TASK
Determine the number of lines in the data that contain "below", and write only that number.

RECORD SET
_ _ _ _ _ _ _

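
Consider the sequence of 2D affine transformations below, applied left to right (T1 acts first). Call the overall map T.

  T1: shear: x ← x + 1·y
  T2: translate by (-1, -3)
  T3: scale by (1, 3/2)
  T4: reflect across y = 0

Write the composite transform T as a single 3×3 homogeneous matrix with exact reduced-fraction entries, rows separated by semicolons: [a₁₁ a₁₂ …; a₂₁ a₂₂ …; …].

T1 = [1 1 0; 0 1 0; 0 0 1]
T2·T1 = [1 1 -1; 0 1 -3; 0 0 1]
T3·…·T1 = [1 1 -1; 0 3/2 -9/2; 0 0 1]
T4·…·T1 = [1 1 -1; 0 -3/2 9/2; 0 0 1]

T = [1 1 -1; 0 -3/2 9/2; 0 0 1]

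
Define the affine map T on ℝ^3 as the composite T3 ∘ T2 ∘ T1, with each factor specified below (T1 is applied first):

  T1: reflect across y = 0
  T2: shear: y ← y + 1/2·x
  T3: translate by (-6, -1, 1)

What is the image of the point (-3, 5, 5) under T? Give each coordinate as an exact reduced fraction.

T(p) = (-9, -15/2, 6)

T1 reflect across y = 0: (-3, 5, 5) → (-3, -5, 5)
T2 shear: y ← y + 1/2·x: (-3, -5, 5) → (-3, -13/2, 5)
T3 translate by (-6, -1, 1): (-3, -13/2, 5) → (-9, -15/2, 6)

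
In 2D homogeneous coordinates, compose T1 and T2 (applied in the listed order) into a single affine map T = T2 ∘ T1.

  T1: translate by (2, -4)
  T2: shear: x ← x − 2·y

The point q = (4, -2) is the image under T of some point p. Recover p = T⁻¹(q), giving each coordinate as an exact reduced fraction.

p = (-2, 2)

T1 = [1 0 2; 0 1 -4; 0 0 1]
T2·T1 = [1 -2 10; 0 1 -4; 0 0 1]
det M = 1; M⁻¹ = [1 2 -2; 0 1 4; 0 0 1]
M⁻¹ · (4, -2)ᵀ = (-2, 2)ᵀ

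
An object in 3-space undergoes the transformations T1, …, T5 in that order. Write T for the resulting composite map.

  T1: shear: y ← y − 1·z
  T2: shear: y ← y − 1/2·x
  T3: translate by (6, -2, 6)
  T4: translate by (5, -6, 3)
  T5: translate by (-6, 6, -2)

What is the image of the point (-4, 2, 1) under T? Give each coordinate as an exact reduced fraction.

T1 shear: y ← y − 1·z: (-4, 2, 1) → (-4, 1, 1)
T2 shear: y ← y − 1/2·x: (-4, 1, 1) → (-4, 3, 1)
T3 translate by (6, -2, 6): (-4, 3, 1) → (2, 1, 7)
T4 translate by (5, -6, 3): (2, 1, 7) → (7, -5, 10)
T5 translate by (-6, 6, -2): (7, -5, 10) → (1, 1, 8)

T(p) = (1, 1, 8)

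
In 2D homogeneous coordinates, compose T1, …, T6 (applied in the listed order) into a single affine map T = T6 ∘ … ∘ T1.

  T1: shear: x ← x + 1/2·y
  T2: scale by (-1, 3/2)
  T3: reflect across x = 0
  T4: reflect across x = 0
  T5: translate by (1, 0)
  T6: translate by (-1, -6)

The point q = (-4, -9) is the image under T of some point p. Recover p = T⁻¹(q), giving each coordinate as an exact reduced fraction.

p = (5, -2)

T1 = [1 1/2 0; 0 1 0; 0 0 1]
T2·T1 = [-1 -1/2 0; 0 3/2 0; 0 0 1]
T3·…·T1 = [1 1/2 0; 0 3/2 0; 0 0 1]
T4·…·T1 = [-1 -1/2 0; 0 3/2 0; 0 0 1]
T5·…·T1 = [-1 -1/2 1; 0 3/2 0; 0 0 1]
T6·…·T1 = [-1 -1/2 0; 0 3/2 -6; 0 0 1]
det M = -3/2; M⁻¹ = [-1 -1/3 -2; 0 2/3 4; 0 0 1]
M⁻¹ · (-4, -9)ᵀ = (5, -2)ᵀ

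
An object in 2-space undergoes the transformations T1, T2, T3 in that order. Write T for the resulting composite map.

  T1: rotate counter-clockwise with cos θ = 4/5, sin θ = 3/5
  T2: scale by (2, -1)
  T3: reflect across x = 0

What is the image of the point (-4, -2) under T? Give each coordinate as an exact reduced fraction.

T(p) = (4, 4)

T1 rotate counter-clockwise with cos θ = 4/5, sin θ = 3/5: (-4, -2) → (-2, -4)
T2 scale by (2, -1): (-2, -4) → (-4, 4)
T3 reflect across x = 0: (-4, 4) → (4, 4)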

_ _ _ _ _ _ _

THE ANSWER
2